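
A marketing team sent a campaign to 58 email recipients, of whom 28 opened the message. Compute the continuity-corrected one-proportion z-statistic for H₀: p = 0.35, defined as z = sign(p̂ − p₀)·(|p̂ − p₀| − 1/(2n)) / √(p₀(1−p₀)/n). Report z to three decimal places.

z = 1.982

Sample proportion p̂ = 28/58 = 0.48276. p̂ − p₀ = 0.132759.
1/(2n) = 0.008621.
Corrected numerator: |0.132759| − 0.008621 = 0.124138.
Null standard error: √(0.35·0.65/58) = √0.003922414 = 0.062629.
z = (+)0.124138/0.062629 = 1.982.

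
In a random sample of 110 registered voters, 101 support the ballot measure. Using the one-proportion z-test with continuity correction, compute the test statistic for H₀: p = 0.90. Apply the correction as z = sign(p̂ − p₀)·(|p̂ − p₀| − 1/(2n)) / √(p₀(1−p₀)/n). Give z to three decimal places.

z = 0.477

p̂ = 101/110 = 0.91818. p̂ − p₀ = 0.018182.
1/(2n) = 0.004545.
Corrected numerator: |0.018182| − 0.004545 = 0.013637.
Under H₀, SE = √(p₀(1−p₀)/n) = √(0.90·0.10/110) = √0.000818182 = 0.028604.
z = (+)0.013637/0.028604 = 0.477.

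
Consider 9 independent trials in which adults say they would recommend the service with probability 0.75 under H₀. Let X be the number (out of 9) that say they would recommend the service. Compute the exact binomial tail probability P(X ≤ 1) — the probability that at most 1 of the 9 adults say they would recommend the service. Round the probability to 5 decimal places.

X ~ Binomial(n=9, p=0.75).
P(X ≤ 1) = C(9,0)·0.75^0·0.25^9 + C(9,1)·0.75^1·0.25^8.
= 0.000004 + 0.000103 = 0.00011.

P = 0.00011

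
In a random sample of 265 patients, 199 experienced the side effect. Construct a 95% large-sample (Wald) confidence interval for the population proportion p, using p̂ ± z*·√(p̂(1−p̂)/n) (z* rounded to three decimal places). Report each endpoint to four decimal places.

(0.6989, 0.8030)

p̂ = 199/265 = 0.75094.
SE(p̂) = √(0.75094·0.24906/265) = 0.026566.
The 95% critical value is z* = 1.960.
Margin = 1.960·0.026566 = 0.05207.
So the interval runs from 0.6989 to 0.8030.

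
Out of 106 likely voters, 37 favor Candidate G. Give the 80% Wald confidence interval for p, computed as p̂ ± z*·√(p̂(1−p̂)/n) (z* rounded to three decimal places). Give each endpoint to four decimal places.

The sample proportion is 37/106 = 0.34906.
Standard error of p̂: √(0.227216/106) = √0.002143548 = 0.046298.
z* = 1.282 at the 80% level.
Margin = 1.282·0.046298 = 0.05935.
Interval: 0.34906 ± 0.05935 → (0.2897, 0.4084).

(0.2897, 0.4084)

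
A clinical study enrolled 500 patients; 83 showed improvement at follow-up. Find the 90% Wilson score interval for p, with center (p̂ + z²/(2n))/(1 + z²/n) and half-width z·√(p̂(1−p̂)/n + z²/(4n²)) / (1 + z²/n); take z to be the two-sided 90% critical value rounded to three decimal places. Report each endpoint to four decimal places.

(0.1404, 0.1952)

Here p̂ = 83/500 = 0.16600 and z = 1.645 (z² = 2.706025).
Denominator 1 + z²/n = 1 + 2.706025/500 = 1.005412.
Center = (0.16600 + 0.002706)/1.005412 = 0.16780.
Radicand: p̂(1−p̂)/n + z²/(4n²) = 0.000276888 + 0.000002706 = 0.000279594.
Half-width = z·√(radicand)/denom = 1.645·0.016721/1.005412 = 0.02736.
So the interval runs from 0.1404 to 0.1952.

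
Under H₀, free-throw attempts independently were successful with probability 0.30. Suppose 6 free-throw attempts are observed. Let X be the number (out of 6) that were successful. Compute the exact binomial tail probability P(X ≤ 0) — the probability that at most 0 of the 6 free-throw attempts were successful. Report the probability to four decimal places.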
----
Your assignment:
Retyping the data above exactly and in full is the task.

Result of this exercise:
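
A marketing team sent a campaign to 58 email recipients, of whom 28 opened the message. Compute the continuity-corrected one-proportion z-statistic for H₀: p = 0.35, defined as z = sign(p̂ − p₀)·(|p̂ − p₀| − 1/(2n)) / √(p₀(1−p₀)/n). Report z to three decimal places.

z = 1.982

Sample proportion p̂ = 28/58 = 0.48276. p̂ − p₀ = 0.132759.
1/(2n) = 0.008621.
Corrected numerator: |0.132759| − 0.008621 = 0.124138.
Null standard error: √(0.35·0.65/58) = √0.003922414 = 0.062629.
z = (+)0.124138/0.062629 = 1.982.

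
In a random sample of 110 registered voters, 101 support the ballot measure. Using the one-proportion z-test with continuity correction, compute the test statistic for H₀: p = 0.90. Apply the correction as z = sign(p̂ − p₀)·(|p̂ − p₀| − 1/(2n)) / √(p₀(1−p₀)/n). Give z to three decimal places.

z = 0.477

p̂ = 101/110 = 0.91818. p̂ − p₀ = 0.018182.
1/(2n) = 0.004545.
Corrected numerator: |0.018182| − 0.004545 = 0.013637.
Under H₀, SE = √(p₀(1−p₀)/n) = √(0.90·0.10/110) = √0.000818182 = 0.028604.
z = (+)0.013637/0.028604 = 0.477.

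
Consider 9 independent trials in which adults say they would recommend the service with probability 0.75 under H₀. Let X be the number (out of 9) that say they would recommend the service. Compute the exact binomial tail probability P(X ≤ 1) — the probability that at most 1 of the 9 adults say they would recommend the service. Round the probability to 5 decimal places.

X ~ Binomial(n=9, p=0.75).
P(X ≤ 1) = C(9,0)·0.75^0·0.25^9 + C(9,1)·0.75^1·0.25^8.
= 0.000004 + 0.000103 = 0.00011.

P = 0.00011

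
In a random sample of 265 patients, 199 experienced the side effect. Construct a 95% large-sample (Wald) confidence interval for the population proportion p, using p̂ ± z*·√(p̂(1−p̂)/n) (z* rounded to three decimal places). Report each endpoint to four decimal places.

(0.6989, 0.8030)

p̂ = 199/265 = 0.75094.
SE(p̂) = √(0.75094·0.24906/265) = 0.026566.
The 95% critical value is z* = 1.960.
Margin = 1.960·0.026566 = 0.05207.
So the interval runs from 0.6989 to 0.8030.

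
Out of 106 likely voters, 37 favor Candidate G. Give the 80% Wald confidence interval for p, computed as p̂ ± z*·√(p̂(1−p̂)/n) (z* rounded to three decimal places). Give each endpoint to four decimal places.

The sample proportion is 37/106 = 0.34906.
Standard error of p̂: √(0.227216/106) = √0.002143548 = 0.046298.
z* = 1.282 at the 80% level.
Margin = 1.282·0.046298 = 0.05935.
Interval: 0.34906 ± 0.05935 → (0.2897, 0.4084).

(0.2897, 0.4084)

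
A clinical study enrolled 500 patients; 83 showed improvement at follow-up. Find the 90% Wilson score interval for p, with center (p̂ + z²/(2n))/(1 + z²/n) and half-width z·√(p̂(1−p̂)/n + z²/(4n²)) / (1 + z²/n); take z to be the two-sided 90% critical value rounded to three decimal places. Report each endpoint to four decimal places.

(0.1404, 0.1952)

Here p̂ = 83/500 = 0.16600 and z = 1.645 (z² = 2.706025).
Denominator 1 + z²/n = 1 + 2.706025/500 = 1.005412.
Center = (0.16600 + 0.002706)/1.005412 = 0.16780.
Radicand: p̂(1−p̂)/n + z²/(4n²) = 0.000276888 + 0.000002706 = 0.000279594.
Half-width = z·√(radicand)/denom = 1.645·0.016721/1.005412 = 0.02736.
So the interval runs from 0.1404 to 0.1952.

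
Under H₀, free-throw attempts independently were successful with probability 0.30. Suppose 6 free-throw attempts are observed. Let X be the number (out of 6) that were successful. Compute the exact binomial tail probability P(X ≤ 0) — the probability that at most 0 of the 6 free-throw attempts were successful. Report the probability to four decimal places.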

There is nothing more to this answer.